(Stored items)
────────────────

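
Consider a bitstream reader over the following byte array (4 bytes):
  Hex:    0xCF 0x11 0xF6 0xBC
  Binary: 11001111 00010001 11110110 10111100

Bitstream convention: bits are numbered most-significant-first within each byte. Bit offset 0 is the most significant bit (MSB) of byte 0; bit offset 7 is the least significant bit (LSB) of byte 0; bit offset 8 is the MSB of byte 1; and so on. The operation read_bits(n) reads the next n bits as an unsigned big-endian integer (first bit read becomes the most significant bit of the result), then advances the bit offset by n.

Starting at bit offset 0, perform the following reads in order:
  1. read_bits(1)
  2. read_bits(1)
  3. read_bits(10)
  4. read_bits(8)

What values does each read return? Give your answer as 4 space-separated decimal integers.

Read 1: bits[0:1] width=1 -> value=1 (bin 1); offset now 1 = byte 0 bit 1; 31 bits remain
Read 2: bits[1:2] width=1 -> value=1 (bin 1); offset now 2 = byte 0 bit 2; 30 bits remain
Read 3: bits[2:12] width=10 -> value=241 (bin 0011110001); offset now 12 = byte 1 bit 4; 20 bits remain
Read 4: bits[12:20] width=8 -> value=31 (bin 00011111); offset now 20 = byte 2 bit 4; 12 bits remain

Answer: 1 1 241 31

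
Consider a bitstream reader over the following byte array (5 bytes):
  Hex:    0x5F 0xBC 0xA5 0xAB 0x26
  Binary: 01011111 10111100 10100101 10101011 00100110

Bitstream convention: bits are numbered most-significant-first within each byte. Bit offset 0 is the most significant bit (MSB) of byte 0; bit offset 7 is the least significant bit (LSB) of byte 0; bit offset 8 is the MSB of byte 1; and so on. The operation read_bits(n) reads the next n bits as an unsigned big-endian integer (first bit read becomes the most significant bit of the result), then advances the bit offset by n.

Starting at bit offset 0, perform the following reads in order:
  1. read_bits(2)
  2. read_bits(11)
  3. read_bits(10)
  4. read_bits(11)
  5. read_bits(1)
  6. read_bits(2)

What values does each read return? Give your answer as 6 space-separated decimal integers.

Read 1: bits[0:2] width=2 -> value=1 (bin 01); offset now 2 = byte 0 bit 2; 38 bits remain
Read 2: bits[2:13] width=11 -> value=1015 (bin 01111110111); offset now 13 = byte 1 bit 5; 27 bits remain
Read 3: bits[13:23] width=10 -> value=594 (bin 1001010010); offset now 23 = byte 2 bit 7; 17 bits remain
Read 4: bits[23:34] width=11 -> value=1708 (bin 11010101100); offset now 34 = byte 4 bit 2; 6 bits remain
Read 5: bits[34:35] width=1 -> value=1 (bin 1); offset now 35 = byte 4 bit 3; 5 bits remain
Read 6: bits[35:37] width=2 -> value=0 (bin 00); offset now 37 = byte 4 bit 5; 3 bits remain

Answer: 1 1015 594 1708 1 0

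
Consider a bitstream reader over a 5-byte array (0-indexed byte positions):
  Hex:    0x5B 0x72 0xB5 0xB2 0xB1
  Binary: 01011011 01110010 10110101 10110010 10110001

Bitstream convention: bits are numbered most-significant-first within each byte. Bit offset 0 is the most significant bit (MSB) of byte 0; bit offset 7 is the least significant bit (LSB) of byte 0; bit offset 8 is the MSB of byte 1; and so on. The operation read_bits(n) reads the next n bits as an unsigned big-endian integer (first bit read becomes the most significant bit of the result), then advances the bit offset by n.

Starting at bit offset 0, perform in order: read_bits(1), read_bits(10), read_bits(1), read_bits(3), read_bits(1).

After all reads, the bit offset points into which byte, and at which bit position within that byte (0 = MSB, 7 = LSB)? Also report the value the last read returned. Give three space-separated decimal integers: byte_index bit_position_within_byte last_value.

Read 1: bits[0:1] width=1 -> value=0 (bin 0); offset now 1 = byte 0 bit 1; 39 bits remain
Read 2: bits[1:11] width=10 -> value=731 (bin 1011011011); offset now 11 = byte 1 bit 3; 29 bits remain
Read 3: bits[11:12] width=1 -> value=1 (bin 1); offset now 12 = byte 1 bit 4; 28 bits remain
Read 4: bits[12:15] width=3 -> value=1 (bin 001); offset now 15 = byte 1 bit 7; 25 bits remain
Read 5: bits[15:16] width=1 -> value=0 (bin 0); offset now 16 = byte 2 bit 0; 24 bits remain

Answer: 2 0 0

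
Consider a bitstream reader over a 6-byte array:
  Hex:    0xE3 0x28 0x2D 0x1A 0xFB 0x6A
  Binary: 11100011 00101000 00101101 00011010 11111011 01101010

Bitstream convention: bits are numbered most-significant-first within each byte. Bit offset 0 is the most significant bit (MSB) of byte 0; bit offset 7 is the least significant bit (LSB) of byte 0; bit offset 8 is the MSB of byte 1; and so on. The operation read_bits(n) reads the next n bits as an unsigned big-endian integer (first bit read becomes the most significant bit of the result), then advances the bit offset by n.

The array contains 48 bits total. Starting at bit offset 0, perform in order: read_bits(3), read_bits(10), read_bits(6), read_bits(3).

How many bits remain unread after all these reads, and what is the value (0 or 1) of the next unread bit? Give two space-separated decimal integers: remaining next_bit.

Read 1: bits[0:3] width=3 -> value=7 (bin 111); offset now 3 = byte 0 bit 3; 45 bits remain
Read 2: bits[3:13] width=10 -> value=101 (bin 0001100101); offset now 13 = byte 1 bit 5; 35 bits remain
Read 3: bits[13:19] width=6 -> value=1 (bin 000001); offset now 19 = byte 2 bit 3; 29 bits remain
Read 4: bits[19:22] width=3 -> value=3 (bin 011); offset now 22 = byte 2 bit 6; 26 bits remain

Answer: 26 0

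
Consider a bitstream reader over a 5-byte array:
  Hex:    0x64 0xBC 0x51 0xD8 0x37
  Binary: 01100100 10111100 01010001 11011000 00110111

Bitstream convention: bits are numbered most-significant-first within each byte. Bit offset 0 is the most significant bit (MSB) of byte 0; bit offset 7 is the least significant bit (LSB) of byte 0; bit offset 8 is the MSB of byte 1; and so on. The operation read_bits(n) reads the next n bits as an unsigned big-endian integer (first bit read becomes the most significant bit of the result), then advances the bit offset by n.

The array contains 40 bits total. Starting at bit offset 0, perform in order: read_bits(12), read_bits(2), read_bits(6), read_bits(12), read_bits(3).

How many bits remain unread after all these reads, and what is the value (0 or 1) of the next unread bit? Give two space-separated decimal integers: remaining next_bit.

Answer: 5 1

Derivation:
Read 1: bits[0:12] width=12 -> value=1611 (bin 011001001011); offset now 12 = byte 1 bit 4; 28 bits remain
Read 2: bits[12:14] width=2 -> value=3 (bin 11); offset now 14 = byte 1 bit 6; 26 bits remain
Read 3: bits[14:20] width=6 -> value=5 (bin 000101); offset now 20 = byte 2 bit 4; 20 bits remain
Read 4: bits[20:32] width=12 -> value=472 (bin 000111011000); offset now 32 = byte 4 bit 0; 8 bits remain
Read 5: bits[32:35] width=3 -> value=1 (bin 001); offset now 35 = byte 4 bit 3; 5 bits remain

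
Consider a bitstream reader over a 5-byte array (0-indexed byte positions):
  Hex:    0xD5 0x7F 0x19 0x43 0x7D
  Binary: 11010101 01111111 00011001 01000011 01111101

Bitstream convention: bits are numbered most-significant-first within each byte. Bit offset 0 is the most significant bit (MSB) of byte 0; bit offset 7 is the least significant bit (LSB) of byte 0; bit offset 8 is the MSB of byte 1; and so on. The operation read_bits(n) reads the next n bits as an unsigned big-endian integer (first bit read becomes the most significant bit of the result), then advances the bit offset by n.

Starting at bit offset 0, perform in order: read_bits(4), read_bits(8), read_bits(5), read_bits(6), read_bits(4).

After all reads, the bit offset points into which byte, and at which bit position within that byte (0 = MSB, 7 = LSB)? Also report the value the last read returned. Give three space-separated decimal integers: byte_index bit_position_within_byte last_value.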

────────────────

PROBLEM REQUIREMENTS:
Look through the entries, and return every line that the word "Starting" appears in.

TASK SOLUTION:
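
Starting at bit offset 0, perform the following reads in order:
Starting at bit offset 0, perform the following reads in order:
Starting at bit offset 0, perform in order: read_bits(1), read_bits(10), read_bits(1), read_bits(3), read_bits(1).
The array contains 48 bits total. Starting at bit offset 0, perform in order: read_bits(3), read_bits(10), read_bits(6), read_bits(3).
The array contains 40 bits total. Starting at bit offset 0, perform in order: read_bits(12), read_bits(2), read_bits(6), read_bits(12), read_bits(3).
Starting at bit offset 0, perform in order: read_bits(4), read_bits(8), read_bits(5), read_bits(6), read_bits(4).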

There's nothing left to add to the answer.